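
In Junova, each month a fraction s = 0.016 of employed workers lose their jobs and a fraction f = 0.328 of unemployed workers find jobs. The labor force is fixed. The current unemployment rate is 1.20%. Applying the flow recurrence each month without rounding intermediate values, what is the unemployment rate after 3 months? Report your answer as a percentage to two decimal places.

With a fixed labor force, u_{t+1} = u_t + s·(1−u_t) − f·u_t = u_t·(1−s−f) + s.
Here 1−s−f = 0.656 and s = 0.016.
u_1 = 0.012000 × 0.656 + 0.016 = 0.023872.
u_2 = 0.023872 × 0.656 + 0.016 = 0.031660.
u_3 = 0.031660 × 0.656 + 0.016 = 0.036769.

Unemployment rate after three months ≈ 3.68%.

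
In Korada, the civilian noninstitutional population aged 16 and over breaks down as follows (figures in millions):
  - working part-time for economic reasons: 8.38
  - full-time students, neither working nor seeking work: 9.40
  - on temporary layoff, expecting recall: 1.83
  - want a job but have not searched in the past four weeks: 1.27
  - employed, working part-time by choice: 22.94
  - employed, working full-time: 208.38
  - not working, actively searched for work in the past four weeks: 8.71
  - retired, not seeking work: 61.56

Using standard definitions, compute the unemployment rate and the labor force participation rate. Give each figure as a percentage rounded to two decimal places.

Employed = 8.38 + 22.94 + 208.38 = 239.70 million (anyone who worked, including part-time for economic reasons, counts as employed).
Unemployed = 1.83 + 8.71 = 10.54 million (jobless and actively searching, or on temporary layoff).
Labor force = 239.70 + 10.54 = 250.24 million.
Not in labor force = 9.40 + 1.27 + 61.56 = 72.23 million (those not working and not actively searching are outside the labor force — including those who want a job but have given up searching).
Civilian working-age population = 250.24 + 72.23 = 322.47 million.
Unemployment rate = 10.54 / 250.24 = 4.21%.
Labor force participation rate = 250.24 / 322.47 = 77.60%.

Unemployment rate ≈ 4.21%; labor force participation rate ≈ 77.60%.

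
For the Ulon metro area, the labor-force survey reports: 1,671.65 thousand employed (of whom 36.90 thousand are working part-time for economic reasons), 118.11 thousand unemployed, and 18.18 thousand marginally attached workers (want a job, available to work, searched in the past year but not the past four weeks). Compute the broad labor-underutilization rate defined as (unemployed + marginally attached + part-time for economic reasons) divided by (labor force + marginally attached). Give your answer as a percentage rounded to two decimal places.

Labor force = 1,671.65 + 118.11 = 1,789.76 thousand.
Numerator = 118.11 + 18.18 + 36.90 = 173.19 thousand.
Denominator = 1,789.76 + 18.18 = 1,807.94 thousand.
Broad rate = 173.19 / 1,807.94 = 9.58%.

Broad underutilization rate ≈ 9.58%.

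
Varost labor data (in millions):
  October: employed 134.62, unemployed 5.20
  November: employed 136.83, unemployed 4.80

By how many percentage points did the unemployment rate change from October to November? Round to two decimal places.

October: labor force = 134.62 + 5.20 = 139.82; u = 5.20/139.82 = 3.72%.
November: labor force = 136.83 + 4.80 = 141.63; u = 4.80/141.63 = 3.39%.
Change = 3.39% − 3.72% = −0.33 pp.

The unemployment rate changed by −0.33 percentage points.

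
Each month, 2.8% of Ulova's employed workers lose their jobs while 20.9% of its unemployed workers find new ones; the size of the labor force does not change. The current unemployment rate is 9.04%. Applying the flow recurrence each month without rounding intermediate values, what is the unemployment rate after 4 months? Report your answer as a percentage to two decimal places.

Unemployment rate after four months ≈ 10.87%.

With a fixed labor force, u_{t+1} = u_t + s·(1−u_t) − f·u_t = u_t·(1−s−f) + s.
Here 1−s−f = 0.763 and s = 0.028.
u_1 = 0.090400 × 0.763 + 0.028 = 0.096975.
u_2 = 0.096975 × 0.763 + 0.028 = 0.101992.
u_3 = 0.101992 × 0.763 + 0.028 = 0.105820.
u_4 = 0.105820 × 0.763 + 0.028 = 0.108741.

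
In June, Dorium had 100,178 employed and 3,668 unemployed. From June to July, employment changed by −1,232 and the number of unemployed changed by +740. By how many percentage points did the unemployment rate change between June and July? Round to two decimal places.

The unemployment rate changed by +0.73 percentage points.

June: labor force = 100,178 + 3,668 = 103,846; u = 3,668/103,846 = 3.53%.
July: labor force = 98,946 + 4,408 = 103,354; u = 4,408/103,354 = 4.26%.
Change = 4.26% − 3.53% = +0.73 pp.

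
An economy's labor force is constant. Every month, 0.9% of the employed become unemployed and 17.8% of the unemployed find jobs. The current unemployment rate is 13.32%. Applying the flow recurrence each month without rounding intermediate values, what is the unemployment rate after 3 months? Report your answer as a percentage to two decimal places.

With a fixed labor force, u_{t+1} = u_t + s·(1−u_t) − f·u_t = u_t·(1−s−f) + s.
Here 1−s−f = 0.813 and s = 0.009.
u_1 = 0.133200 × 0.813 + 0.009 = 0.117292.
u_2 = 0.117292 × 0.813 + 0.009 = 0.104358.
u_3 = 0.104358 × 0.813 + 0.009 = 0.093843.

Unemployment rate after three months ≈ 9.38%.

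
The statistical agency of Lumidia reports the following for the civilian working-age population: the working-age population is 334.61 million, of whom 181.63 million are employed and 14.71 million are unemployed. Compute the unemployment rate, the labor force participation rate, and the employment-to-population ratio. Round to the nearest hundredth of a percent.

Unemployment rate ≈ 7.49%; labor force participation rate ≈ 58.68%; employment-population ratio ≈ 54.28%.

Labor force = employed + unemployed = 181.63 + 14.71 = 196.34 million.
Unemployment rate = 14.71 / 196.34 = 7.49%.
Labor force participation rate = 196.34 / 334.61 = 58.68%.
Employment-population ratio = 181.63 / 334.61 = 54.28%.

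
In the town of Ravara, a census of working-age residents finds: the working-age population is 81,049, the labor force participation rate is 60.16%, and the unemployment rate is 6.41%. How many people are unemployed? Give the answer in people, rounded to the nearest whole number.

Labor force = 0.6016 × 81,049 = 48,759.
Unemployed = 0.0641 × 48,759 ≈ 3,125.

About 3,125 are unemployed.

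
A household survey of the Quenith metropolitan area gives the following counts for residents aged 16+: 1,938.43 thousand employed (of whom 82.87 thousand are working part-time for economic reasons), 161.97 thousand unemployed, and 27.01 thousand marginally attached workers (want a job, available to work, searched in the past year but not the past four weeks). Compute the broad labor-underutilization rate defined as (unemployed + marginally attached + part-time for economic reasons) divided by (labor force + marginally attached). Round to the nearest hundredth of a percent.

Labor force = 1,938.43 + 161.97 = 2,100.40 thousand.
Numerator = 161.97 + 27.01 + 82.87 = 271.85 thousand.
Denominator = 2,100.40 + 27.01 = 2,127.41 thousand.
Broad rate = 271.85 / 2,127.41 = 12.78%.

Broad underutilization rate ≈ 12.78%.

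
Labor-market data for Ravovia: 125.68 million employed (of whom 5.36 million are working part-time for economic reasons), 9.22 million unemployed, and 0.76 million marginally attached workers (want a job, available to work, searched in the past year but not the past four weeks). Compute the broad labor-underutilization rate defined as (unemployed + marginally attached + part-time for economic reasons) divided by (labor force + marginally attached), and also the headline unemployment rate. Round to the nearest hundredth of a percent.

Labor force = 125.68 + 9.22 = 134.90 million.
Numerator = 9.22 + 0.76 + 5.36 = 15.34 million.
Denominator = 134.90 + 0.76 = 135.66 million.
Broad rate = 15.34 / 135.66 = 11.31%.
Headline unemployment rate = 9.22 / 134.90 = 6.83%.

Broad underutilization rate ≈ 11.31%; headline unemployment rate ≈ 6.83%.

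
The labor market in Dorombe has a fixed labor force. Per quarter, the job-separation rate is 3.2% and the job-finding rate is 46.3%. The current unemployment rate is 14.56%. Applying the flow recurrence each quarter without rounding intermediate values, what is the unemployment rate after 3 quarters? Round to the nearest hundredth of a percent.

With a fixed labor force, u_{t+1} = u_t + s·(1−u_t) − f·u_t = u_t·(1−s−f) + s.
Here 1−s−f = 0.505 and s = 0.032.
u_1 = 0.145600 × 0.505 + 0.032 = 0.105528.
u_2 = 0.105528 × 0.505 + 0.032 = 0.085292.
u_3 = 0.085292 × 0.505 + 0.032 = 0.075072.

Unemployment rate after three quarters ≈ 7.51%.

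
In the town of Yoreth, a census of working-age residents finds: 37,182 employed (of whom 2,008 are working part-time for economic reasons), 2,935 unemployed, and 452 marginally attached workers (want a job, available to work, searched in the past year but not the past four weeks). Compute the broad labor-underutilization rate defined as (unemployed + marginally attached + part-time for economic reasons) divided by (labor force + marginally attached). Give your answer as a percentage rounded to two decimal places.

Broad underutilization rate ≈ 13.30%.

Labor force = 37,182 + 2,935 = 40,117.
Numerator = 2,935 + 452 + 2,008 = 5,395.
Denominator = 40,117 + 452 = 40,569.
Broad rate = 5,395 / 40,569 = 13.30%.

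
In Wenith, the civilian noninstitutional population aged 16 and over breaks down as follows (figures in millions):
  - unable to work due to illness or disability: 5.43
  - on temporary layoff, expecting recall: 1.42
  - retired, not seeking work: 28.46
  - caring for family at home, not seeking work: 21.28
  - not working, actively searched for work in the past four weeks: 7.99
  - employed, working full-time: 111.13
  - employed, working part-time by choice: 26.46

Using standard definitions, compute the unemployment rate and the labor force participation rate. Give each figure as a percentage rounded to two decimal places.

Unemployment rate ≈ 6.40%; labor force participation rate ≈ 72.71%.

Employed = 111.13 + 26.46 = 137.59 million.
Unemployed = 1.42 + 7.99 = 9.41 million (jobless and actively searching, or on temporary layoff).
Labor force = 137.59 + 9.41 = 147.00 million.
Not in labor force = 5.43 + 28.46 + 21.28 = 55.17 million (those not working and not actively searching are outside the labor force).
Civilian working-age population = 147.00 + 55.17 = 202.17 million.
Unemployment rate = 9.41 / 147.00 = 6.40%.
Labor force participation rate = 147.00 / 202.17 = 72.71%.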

* [What is expected]: Using the entries above, extract exactly the span from the line with "- want a job" to the line with "November: employed 136.83, unemployed 4.80", both lines included; leave out everything else.

* [Response for this exercise]:
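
  - want a job but have not searched in the past four weeks: 1.27
  - employed, working part-time by choice: 22.94
  - employed, working full-time: 208.38
  - not working, actively searched for work in the past four weeks: 8.71
  - retired, not seeking work: 61.56

Using standard definitions, compute the unemployment rate and the labor force participation rate. Give each figure as a percentage rounded to two decimal places.

Employed = 8.38 + 22.94 + 208.38 = 239.70 million (anyone who worked, including part-time for economic reasons, counts as employed).
Unemployed = 1.83 + 8.71 = 10.54 million (jobless and actively searching, or on temporary layoff).
Labor force = 239.70 + 10.54 = 250.24 million.
Not in labor force = 9.40 + 1.27 + 61.56 = 72.23 million (those not working and not actively searching are outside the labor force — including those who want a job but have given up searching).
Civilian working-age population = 250.24 + 72.23 = 322.47 million.
Unemployment rate = 10.54 / 250.24 = 4.21%.
Labor force participation rate = 250.24 / 322.47 = 77.60%.

Unemployment rate ≈ 4.21%; labor force participation rate ≈ 77.60%.

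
For the Ulon metro area, the labor-force survey reports: 1,671.65 thousand employed (of whom 36.90 thousand are working part-time for economic reasons), 118.11 thousand unemployed, and 18.18 thousand marginally attached workers (want a job, available to work, searched in the past year but not the past four weeks). Compute the broad labor-underutilization rate defined as (unemployed + marginally attached + part-time for economic reasons) divided by (labor force + marginally attached). Give your answer as a percentage rounded to two decimal places.

Labor force = 1,671.65 + 118.11 = 1,789.76 thousand.
Numerator = 118.11 + 18.18 + 36.90 = 173.19 thousand.
Denominator = 1,789.76 + 18.18 = 1,807.94 thousand.
Broad rate = 173.19 / 1,807.94 = 9.58%.

Broad underutilization rate ≈ 9.58%.

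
Varost labor data (in millions):
  October: employed 134.62, unemployed 5.20
  November: employed 136.83, unemployed 4.80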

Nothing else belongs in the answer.